Saved entries
......
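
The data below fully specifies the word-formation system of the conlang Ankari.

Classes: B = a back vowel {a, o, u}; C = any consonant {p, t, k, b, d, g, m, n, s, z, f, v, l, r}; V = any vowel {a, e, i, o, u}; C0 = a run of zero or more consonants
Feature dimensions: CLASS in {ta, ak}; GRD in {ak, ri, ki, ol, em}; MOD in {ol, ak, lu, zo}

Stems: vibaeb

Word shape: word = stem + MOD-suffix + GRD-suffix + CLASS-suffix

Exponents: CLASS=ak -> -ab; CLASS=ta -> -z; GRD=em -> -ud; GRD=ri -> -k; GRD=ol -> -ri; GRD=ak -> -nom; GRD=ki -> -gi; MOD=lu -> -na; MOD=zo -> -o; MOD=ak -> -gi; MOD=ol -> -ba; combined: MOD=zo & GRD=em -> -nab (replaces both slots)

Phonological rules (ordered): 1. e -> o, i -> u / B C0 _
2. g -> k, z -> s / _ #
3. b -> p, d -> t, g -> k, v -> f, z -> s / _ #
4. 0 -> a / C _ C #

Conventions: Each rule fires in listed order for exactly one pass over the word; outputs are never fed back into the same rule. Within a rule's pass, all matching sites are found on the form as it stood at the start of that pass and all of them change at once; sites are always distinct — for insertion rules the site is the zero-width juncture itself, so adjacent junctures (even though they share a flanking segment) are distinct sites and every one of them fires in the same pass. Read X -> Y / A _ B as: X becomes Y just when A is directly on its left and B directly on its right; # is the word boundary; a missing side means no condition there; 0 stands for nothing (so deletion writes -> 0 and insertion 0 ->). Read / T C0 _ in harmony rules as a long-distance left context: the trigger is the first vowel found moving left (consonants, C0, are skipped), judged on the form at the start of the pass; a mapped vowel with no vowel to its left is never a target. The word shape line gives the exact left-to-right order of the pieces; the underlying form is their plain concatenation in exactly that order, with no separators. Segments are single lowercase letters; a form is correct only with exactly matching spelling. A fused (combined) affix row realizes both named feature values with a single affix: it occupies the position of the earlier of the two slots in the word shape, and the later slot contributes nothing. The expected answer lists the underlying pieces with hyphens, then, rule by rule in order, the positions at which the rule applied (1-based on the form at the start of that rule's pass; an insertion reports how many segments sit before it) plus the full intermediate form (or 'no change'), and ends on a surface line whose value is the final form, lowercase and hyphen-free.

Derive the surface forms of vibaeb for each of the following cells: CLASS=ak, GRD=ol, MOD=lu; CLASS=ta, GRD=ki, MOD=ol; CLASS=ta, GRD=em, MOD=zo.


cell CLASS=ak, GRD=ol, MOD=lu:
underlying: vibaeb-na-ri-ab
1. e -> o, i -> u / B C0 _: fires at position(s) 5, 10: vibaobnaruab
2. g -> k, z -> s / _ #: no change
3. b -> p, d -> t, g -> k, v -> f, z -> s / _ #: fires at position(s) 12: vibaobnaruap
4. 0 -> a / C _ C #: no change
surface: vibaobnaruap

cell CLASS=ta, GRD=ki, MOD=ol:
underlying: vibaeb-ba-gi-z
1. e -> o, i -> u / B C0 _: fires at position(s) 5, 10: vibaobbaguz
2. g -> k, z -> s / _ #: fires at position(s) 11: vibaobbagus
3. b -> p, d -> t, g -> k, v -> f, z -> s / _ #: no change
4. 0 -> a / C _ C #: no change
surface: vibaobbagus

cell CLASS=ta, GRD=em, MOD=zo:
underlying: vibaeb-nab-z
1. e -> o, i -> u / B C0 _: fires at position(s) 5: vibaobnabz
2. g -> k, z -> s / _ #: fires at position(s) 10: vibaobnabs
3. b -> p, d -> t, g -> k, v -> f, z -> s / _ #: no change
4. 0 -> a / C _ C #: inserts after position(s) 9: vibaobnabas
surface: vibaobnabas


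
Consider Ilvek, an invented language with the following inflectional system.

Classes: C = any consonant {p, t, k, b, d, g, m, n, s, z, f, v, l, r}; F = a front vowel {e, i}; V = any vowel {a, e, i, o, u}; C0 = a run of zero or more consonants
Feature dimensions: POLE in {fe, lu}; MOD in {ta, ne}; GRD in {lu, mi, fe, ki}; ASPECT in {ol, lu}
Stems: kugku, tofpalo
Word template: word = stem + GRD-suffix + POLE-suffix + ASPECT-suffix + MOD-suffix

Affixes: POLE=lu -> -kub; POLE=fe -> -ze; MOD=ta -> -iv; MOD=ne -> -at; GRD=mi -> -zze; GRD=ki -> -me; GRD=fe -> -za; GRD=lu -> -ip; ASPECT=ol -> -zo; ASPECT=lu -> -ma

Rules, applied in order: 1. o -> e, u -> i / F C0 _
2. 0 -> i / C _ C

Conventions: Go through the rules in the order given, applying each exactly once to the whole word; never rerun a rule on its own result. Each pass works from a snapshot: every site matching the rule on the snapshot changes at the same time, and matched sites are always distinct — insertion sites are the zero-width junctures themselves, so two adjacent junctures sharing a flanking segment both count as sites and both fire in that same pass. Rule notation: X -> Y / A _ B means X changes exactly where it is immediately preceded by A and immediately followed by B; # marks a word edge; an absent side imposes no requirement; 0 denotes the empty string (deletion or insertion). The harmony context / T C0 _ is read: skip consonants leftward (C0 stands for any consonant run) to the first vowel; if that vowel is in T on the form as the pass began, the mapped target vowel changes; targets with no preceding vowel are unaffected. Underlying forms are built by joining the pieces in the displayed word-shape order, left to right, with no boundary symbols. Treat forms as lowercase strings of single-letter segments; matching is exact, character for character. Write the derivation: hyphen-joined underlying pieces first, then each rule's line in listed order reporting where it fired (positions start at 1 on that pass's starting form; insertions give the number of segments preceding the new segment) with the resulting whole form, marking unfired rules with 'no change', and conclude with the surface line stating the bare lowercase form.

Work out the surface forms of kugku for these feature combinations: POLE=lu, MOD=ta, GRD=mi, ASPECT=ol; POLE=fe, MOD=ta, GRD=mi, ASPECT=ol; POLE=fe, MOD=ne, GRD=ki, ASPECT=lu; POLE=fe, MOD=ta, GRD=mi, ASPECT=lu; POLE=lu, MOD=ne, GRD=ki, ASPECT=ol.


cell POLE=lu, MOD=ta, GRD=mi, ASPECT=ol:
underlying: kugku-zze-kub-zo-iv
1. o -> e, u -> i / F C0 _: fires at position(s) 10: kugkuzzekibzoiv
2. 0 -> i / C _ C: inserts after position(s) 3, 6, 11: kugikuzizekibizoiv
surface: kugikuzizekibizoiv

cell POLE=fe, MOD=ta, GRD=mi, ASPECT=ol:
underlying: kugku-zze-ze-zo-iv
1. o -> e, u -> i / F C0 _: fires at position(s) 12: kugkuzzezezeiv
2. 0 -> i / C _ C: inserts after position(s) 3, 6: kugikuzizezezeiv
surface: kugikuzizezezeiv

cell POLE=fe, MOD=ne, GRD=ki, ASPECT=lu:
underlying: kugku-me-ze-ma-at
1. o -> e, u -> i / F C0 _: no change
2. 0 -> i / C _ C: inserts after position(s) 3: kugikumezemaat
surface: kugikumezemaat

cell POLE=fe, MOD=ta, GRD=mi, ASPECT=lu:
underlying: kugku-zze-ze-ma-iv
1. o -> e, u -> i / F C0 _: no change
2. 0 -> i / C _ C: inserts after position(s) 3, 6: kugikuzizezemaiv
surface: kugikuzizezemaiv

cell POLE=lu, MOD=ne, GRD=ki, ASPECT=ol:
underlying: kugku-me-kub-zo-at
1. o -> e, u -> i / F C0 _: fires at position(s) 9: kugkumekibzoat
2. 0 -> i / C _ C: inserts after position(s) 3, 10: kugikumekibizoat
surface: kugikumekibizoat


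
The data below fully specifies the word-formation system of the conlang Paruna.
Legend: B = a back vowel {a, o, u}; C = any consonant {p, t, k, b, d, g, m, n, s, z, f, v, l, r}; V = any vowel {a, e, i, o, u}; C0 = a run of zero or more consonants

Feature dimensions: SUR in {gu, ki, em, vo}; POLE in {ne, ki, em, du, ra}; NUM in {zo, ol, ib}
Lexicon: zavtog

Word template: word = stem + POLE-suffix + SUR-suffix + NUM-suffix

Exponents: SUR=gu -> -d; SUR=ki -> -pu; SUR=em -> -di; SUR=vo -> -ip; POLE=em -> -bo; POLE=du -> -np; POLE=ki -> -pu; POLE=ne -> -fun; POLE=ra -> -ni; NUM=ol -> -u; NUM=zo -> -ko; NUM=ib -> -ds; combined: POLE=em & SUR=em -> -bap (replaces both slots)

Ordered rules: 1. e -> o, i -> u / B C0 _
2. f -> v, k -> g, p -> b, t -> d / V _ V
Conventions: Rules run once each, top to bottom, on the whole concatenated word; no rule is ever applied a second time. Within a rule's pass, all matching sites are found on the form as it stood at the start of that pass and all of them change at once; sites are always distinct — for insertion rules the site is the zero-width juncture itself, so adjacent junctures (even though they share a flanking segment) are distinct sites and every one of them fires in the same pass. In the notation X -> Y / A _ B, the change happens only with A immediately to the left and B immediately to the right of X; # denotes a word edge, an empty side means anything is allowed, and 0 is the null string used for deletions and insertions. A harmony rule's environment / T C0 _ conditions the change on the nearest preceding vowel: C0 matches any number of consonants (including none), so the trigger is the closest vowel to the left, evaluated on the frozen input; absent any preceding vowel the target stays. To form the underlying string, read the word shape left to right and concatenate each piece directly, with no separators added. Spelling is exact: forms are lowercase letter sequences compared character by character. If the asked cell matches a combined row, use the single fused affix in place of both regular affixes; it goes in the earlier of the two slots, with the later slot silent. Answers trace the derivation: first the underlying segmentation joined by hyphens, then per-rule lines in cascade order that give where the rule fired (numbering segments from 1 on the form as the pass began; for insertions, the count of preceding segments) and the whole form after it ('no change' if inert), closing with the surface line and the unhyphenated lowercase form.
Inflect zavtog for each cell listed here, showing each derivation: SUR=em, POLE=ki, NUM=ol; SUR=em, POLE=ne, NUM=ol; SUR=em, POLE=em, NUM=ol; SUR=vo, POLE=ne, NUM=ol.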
......
Lines containing the word "dimensions" are to be pulled from the records and copied.

Written answer:
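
Feature dimensions: CLASS in {ta, ak}; GRD in {ak, ri, ki, ol, em}; MOD in {ol, ak, lu, zo}
Feature dimensions: POLE in {fe, lu}; MOD in {ta, ne}; GRD in {lu, mi, fe, ki}; ASPECT in {ol, lu}
Feature dimensions: SUR in {gu, ki, em, vo}; POLE in {ne, ki, em, du, ra}; NUM in {zo, ol, ib}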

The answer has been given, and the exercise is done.